----- Data provided -----

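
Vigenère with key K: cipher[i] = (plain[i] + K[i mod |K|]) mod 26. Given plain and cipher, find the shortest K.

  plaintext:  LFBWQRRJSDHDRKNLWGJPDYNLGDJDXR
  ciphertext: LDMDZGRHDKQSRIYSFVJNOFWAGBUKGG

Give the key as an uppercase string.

AYLHJP

  i= 0: L-L =  0 → A
  i= 1: D-F = 24 → Y
  i= 2: M-B = 11 → L
  i= 3: D-W =  7 → H
  i= 4: Z-Q =  9 → J
  i= 5: G-R = 15 → P
  i= 6: R-R =  0 → A
  i= 7: H-J = 24 → Y
  i= 8: D-S = 11 → L
  i= 9: K-D =  7 → H
  i=10: Q-H =  9 → J
  i=11: S-D = 15 → P
  i=12: R-R =  0 → A
  i=13: I-K = 24 → Y
  i=14: Y-N = 11 → L
  i=15: S-L =  7 → H
  i=16: F-W =  9 → J
  i=17: V-G = 15 → P
  i=18: J-J =  0 → A
  i=19: N-P = 24 → Y
  i=20: O-D = 11 → L
  i=21: F-Y =  7 → H
  i=22: W-N =  9 → J
  i=23: A-L = 15 → P
  i=24: G-G =  0 → A
  i=25: B-D = 24 → Y
  i=26: U-J = 11 → L
  i=27: K-D =  7 → H
  i=28: G-X =  9 → J
  i=29: G-R = 15 → P
  shifts repeat with period 6: AYLHJP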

-----

What the task asks:
Print, unaltered, every line from the beginning of the material down to the line with "ciphertext: LDMDZGRHDKQSRIYSFVJNOFWAGBUKGG".

Your solution:
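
Vigenère with key K: cipher[i] = (plain[i] + K[i mod |K|]) mod 26. Given plain and cipher, find the shortest K.

  plaintext:  LFBWQRRJSDHDRKNLWGJPDYNLGDJDXR
  ciphertext: LDMDZGRHDKQSRIYSFVJNOFWAGBUKGG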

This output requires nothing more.